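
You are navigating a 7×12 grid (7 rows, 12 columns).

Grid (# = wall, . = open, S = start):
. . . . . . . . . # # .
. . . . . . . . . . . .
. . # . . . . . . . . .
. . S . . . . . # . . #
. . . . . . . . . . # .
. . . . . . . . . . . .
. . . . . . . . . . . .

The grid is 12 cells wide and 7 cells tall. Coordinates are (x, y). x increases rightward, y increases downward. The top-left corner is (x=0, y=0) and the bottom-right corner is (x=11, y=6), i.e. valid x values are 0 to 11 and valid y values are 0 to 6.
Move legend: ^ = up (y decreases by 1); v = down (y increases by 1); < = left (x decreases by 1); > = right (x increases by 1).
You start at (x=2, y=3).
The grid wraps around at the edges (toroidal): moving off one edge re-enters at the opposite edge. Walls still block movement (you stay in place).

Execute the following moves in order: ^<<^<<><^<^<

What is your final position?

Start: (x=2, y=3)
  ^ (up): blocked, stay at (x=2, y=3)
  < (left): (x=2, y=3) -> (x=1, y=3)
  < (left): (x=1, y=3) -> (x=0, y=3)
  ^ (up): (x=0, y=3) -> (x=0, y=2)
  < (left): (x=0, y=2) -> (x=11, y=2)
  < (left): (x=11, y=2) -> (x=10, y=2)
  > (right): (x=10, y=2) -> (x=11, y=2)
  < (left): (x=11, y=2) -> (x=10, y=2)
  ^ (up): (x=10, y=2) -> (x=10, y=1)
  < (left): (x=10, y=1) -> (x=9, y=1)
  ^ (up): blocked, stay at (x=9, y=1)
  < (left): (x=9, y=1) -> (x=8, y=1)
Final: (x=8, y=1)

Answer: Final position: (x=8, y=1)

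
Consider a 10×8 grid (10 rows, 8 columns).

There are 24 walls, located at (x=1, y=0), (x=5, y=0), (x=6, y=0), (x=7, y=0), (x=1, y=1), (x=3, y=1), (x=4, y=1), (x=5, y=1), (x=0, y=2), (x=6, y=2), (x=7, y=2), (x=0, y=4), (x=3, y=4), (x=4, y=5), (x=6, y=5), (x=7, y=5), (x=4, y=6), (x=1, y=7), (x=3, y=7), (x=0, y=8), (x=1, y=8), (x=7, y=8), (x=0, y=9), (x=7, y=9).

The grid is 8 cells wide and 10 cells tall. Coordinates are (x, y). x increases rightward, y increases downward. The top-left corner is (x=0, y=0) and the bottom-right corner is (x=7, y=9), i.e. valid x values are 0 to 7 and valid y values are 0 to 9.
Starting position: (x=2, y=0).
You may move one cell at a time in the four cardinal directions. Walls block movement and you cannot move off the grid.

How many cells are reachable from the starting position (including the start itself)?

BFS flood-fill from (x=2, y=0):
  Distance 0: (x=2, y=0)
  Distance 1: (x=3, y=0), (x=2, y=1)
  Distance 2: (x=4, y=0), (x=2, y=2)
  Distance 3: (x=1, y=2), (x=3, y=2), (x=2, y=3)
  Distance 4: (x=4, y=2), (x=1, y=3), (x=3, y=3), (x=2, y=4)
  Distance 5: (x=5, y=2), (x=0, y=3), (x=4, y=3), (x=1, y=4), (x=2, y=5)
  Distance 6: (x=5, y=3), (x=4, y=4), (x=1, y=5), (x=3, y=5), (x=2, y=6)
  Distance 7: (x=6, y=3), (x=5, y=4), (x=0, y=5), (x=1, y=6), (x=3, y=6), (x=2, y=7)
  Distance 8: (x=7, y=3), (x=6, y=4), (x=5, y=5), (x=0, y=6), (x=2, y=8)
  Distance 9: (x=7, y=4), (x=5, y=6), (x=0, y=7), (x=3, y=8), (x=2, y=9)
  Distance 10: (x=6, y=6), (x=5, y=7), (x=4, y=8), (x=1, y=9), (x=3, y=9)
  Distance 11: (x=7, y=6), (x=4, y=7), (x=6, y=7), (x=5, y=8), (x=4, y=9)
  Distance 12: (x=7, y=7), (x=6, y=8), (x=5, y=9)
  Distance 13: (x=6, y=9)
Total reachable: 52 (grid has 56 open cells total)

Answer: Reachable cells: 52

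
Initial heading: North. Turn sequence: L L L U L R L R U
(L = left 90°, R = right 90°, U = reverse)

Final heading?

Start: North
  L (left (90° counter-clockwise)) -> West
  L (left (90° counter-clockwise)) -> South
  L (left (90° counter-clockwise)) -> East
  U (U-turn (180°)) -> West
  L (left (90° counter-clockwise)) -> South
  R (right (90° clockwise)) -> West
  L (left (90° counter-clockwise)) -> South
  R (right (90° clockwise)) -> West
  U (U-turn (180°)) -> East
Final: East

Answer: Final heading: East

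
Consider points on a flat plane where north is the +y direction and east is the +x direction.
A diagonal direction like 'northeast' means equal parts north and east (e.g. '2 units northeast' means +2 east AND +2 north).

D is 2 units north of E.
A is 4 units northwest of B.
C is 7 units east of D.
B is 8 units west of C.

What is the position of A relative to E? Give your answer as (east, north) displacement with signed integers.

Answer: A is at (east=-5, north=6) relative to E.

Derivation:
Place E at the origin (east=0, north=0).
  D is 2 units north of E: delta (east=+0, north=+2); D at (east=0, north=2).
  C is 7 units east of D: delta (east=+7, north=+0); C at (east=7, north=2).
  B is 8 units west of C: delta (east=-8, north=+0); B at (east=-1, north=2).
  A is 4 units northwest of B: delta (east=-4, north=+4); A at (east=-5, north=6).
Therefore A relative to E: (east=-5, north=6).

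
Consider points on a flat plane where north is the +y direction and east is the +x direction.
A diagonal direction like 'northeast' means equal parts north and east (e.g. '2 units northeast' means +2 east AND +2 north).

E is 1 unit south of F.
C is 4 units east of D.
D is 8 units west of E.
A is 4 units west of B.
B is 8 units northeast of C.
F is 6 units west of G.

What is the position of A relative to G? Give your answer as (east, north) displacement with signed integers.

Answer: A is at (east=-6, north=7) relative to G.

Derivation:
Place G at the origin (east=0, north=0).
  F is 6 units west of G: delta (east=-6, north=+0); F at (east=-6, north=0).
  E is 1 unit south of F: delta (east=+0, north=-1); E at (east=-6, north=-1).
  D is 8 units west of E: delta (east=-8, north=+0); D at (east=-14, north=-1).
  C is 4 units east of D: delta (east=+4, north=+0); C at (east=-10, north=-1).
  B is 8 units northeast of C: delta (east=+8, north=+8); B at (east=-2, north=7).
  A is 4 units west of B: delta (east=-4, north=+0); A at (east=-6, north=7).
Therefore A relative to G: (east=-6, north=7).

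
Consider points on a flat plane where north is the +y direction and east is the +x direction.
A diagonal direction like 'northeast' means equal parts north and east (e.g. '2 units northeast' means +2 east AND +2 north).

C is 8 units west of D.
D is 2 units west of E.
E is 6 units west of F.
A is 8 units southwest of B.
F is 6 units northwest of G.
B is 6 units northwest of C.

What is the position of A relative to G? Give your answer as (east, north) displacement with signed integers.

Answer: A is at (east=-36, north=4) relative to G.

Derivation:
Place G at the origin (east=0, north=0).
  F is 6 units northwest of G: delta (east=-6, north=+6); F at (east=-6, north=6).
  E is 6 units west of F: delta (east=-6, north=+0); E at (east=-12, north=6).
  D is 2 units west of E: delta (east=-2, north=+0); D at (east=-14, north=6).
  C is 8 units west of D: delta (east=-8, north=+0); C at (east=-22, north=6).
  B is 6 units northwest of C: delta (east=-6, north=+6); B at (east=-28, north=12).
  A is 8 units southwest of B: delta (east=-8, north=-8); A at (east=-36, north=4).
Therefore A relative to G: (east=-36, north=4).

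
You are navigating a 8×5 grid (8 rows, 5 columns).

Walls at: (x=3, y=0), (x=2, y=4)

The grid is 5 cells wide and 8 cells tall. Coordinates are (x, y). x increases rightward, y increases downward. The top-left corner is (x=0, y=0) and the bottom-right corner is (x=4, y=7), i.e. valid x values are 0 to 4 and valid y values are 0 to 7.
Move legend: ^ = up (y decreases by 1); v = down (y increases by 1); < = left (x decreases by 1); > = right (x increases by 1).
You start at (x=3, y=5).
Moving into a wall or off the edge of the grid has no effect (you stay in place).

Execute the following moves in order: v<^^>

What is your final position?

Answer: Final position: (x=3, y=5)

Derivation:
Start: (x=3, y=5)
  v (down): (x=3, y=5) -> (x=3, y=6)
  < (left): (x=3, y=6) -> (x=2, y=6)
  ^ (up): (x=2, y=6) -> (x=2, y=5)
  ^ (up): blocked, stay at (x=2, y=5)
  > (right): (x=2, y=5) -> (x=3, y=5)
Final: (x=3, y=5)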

---+---

### To do
The reply is a bare number: how many lines above include "rows".

### The completed task
3